■ PROBLEM REQUIREMENTS ■
Keep only the lines from the top of the listing through the one with "dirty; cell B is clean.", and reproduce them unaltered.

■ RECORDS FOR THE EXERCISE ■
□ □ □ □

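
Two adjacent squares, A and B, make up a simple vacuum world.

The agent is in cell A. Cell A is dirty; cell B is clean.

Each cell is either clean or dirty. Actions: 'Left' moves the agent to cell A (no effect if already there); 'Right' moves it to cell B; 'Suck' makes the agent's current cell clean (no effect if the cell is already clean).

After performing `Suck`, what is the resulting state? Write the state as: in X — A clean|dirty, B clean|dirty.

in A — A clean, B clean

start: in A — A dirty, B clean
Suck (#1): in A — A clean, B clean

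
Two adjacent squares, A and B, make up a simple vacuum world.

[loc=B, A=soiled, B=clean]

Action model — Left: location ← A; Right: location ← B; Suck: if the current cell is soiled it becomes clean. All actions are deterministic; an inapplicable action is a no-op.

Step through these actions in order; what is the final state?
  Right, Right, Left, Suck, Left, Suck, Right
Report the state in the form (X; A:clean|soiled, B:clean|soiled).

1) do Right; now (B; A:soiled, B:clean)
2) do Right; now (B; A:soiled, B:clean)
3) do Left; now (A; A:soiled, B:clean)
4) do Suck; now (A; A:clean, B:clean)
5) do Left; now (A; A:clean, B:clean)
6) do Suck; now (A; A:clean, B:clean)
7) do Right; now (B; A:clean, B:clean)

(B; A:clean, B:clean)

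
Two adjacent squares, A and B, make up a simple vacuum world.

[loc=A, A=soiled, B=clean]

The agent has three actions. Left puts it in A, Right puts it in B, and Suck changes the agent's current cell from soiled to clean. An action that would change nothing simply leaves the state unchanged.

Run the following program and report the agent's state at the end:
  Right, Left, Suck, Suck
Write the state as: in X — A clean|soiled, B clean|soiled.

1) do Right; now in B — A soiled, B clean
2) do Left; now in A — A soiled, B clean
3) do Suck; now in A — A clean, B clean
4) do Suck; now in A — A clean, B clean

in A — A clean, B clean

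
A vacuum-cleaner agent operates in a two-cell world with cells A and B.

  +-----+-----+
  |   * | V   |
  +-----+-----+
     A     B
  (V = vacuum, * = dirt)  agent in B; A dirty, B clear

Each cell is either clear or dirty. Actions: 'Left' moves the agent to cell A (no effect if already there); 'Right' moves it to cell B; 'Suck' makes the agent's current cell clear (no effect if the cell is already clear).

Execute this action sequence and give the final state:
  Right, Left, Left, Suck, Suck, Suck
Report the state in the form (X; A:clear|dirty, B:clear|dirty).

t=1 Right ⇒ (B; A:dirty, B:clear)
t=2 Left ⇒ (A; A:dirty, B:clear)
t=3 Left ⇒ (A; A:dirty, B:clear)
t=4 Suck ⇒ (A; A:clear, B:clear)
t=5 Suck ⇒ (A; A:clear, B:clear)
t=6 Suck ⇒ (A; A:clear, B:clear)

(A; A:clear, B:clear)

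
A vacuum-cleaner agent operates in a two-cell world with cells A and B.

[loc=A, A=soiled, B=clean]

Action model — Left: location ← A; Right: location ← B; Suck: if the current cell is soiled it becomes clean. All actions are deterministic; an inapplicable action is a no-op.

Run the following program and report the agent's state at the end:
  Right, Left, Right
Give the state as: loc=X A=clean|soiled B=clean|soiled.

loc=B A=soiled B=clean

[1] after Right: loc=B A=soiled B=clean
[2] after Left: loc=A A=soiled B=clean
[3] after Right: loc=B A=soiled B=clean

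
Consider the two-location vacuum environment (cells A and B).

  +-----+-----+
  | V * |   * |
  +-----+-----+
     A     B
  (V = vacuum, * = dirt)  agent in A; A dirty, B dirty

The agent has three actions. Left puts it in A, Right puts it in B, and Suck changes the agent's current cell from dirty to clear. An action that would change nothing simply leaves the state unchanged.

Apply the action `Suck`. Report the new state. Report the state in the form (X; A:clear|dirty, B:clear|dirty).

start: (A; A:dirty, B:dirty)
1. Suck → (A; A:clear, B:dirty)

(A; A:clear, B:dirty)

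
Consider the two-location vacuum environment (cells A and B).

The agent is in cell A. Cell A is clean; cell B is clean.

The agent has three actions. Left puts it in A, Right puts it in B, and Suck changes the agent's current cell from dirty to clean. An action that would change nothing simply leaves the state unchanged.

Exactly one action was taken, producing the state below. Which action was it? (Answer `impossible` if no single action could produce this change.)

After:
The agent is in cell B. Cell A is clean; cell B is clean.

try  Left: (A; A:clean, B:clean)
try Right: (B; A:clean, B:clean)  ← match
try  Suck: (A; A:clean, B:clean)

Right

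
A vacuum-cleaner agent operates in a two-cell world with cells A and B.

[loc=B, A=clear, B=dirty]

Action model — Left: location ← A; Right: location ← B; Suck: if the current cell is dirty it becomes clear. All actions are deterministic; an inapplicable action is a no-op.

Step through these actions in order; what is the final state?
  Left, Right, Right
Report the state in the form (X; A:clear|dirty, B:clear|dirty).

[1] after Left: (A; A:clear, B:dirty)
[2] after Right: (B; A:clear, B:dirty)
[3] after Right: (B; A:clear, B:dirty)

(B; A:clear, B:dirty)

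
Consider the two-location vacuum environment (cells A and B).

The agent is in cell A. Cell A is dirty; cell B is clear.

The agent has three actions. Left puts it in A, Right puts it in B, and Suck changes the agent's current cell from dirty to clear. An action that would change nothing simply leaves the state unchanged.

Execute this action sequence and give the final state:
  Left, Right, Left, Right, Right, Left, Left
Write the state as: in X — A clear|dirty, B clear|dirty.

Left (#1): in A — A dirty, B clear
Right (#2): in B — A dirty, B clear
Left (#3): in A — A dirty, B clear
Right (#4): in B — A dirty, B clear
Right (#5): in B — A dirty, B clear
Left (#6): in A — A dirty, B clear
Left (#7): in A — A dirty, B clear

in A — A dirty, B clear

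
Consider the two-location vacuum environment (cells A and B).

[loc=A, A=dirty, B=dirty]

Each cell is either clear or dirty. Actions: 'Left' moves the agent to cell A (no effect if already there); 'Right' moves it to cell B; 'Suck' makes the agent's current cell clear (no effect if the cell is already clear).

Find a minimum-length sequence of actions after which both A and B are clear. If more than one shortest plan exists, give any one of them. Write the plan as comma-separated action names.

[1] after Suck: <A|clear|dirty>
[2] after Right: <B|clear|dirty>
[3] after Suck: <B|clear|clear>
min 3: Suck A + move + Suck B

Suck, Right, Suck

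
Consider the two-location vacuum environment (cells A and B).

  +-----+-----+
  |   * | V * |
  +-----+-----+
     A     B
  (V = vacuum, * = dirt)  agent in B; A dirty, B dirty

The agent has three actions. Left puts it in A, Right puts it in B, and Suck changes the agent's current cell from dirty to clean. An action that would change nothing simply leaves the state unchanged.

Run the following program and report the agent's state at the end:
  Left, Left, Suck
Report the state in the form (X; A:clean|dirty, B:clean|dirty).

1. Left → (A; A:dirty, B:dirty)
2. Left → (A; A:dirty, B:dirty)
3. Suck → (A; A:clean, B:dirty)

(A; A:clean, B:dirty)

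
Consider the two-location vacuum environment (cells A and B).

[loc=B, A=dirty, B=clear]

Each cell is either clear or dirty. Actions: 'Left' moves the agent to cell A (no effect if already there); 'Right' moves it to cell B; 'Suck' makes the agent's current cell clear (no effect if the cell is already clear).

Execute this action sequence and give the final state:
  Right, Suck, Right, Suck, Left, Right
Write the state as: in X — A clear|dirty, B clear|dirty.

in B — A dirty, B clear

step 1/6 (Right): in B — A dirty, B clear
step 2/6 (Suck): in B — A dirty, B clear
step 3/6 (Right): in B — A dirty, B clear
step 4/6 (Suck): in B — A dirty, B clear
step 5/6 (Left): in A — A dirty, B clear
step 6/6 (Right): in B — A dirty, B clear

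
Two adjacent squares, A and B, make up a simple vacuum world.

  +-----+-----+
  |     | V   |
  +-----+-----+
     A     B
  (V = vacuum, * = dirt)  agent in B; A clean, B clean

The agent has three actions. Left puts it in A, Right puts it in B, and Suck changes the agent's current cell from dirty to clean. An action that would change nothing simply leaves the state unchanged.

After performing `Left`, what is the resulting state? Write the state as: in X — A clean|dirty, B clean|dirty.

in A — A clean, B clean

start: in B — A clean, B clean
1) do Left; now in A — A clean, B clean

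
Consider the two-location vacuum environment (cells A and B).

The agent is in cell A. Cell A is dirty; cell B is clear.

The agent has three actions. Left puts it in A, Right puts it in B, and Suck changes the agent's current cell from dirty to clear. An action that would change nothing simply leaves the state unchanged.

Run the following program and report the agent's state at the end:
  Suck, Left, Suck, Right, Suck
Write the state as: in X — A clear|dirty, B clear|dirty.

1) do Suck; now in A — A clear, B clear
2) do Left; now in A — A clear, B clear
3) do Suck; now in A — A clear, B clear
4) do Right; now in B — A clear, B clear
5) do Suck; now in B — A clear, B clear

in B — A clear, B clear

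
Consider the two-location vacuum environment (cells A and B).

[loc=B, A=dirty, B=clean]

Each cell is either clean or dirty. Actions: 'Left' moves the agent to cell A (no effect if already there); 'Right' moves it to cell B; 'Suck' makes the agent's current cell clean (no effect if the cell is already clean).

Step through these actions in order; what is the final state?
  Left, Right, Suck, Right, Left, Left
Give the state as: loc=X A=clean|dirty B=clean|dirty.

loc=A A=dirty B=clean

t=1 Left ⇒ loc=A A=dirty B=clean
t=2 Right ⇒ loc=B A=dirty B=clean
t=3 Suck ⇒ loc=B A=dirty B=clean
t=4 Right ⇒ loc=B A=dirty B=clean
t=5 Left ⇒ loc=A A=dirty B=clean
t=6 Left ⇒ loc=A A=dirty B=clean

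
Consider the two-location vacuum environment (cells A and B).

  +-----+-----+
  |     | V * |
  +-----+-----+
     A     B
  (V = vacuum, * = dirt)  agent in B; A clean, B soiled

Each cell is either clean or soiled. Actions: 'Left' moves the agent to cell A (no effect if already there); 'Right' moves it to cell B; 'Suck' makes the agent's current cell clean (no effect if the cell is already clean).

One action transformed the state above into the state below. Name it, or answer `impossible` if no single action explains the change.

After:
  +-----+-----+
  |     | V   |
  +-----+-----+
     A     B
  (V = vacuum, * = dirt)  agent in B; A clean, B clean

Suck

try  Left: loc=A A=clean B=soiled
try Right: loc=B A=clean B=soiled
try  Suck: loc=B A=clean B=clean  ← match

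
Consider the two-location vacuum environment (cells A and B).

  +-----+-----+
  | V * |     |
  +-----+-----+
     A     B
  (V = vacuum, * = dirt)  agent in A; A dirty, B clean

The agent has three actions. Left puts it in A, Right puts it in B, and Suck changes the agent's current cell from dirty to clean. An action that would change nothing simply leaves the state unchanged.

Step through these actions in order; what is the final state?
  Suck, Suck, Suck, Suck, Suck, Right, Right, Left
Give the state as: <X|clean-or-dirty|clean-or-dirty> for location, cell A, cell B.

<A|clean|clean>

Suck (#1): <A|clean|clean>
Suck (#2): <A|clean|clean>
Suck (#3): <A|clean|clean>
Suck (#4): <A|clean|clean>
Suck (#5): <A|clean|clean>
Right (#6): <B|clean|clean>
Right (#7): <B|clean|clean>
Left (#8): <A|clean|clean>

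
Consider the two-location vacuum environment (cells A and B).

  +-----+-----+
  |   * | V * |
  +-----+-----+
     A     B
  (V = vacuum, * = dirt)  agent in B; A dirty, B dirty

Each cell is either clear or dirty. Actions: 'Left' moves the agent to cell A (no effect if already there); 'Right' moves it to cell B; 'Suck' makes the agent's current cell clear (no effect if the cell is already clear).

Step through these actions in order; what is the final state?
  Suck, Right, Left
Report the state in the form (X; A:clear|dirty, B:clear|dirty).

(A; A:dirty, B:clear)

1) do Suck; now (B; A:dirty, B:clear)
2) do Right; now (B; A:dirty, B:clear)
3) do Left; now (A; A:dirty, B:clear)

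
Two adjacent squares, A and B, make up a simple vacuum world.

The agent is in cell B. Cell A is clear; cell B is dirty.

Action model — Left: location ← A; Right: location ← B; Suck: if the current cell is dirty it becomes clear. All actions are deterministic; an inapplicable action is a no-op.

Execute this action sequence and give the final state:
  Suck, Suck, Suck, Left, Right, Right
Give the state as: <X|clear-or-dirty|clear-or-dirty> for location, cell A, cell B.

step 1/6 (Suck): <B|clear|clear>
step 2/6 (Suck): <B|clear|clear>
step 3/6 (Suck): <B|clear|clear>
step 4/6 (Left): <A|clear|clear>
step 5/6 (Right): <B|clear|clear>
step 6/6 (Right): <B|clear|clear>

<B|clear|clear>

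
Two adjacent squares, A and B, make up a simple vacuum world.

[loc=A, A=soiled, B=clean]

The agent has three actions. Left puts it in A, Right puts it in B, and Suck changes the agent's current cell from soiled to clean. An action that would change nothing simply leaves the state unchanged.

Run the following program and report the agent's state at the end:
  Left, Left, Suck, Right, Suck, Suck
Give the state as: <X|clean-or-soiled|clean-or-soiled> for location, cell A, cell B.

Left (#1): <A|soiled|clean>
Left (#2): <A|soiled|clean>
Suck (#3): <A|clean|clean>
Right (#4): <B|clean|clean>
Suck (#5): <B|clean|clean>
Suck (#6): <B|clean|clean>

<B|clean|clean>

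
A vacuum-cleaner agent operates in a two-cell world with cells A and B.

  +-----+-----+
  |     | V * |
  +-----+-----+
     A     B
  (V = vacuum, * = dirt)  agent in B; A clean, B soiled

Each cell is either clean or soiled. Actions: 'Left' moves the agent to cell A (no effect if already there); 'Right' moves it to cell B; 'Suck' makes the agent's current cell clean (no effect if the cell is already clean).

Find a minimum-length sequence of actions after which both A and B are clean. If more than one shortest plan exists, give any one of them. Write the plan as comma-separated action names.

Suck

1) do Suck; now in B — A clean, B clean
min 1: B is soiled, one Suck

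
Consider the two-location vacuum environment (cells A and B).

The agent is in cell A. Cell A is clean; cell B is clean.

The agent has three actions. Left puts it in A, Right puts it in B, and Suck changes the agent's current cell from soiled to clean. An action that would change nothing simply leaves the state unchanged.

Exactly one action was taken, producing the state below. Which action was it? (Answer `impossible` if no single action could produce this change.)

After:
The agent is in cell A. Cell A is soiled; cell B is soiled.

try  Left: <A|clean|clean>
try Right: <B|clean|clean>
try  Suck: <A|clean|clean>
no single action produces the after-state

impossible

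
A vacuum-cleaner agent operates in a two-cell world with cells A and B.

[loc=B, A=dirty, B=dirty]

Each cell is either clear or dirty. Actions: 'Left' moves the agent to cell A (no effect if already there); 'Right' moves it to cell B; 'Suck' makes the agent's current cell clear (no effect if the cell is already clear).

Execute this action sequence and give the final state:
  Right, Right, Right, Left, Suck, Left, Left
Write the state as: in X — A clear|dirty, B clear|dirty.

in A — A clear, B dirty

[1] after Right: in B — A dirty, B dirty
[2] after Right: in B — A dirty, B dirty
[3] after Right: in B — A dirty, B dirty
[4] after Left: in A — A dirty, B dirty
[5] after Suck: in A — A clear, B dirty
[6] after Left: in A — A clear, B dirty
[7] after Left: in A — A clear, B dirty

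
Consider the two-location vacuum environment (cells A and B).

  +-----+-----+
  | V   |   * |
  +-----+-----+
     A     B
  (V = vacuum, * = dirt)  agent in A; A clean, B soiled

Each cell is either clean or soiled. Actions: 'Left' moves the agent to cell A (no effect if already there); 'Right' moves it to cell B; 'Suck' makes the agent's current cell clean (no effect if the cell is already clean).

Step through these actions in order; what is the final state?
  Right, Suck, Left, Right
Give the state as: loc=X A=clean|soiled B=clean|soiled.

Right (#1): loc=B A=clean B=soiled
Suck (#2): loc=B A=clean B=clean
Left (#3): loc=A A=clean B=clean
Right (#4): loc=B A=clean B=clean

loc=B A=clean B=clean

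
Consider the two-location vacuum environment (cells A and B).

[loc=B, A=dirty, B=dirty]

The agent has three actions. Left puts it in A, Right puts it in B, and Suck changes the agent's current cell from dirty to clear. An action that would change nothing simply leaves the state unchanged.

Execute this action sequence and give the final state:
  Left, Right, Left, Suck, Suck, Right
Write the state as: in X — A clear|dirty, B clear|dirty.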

□ □ □ □

■ RESULT FOR THIS TASK ■
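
Two adjacent squares, A and B, make up a simple vacuum world.

The agent is in cell A. Cell A is dirty; cell B is clean.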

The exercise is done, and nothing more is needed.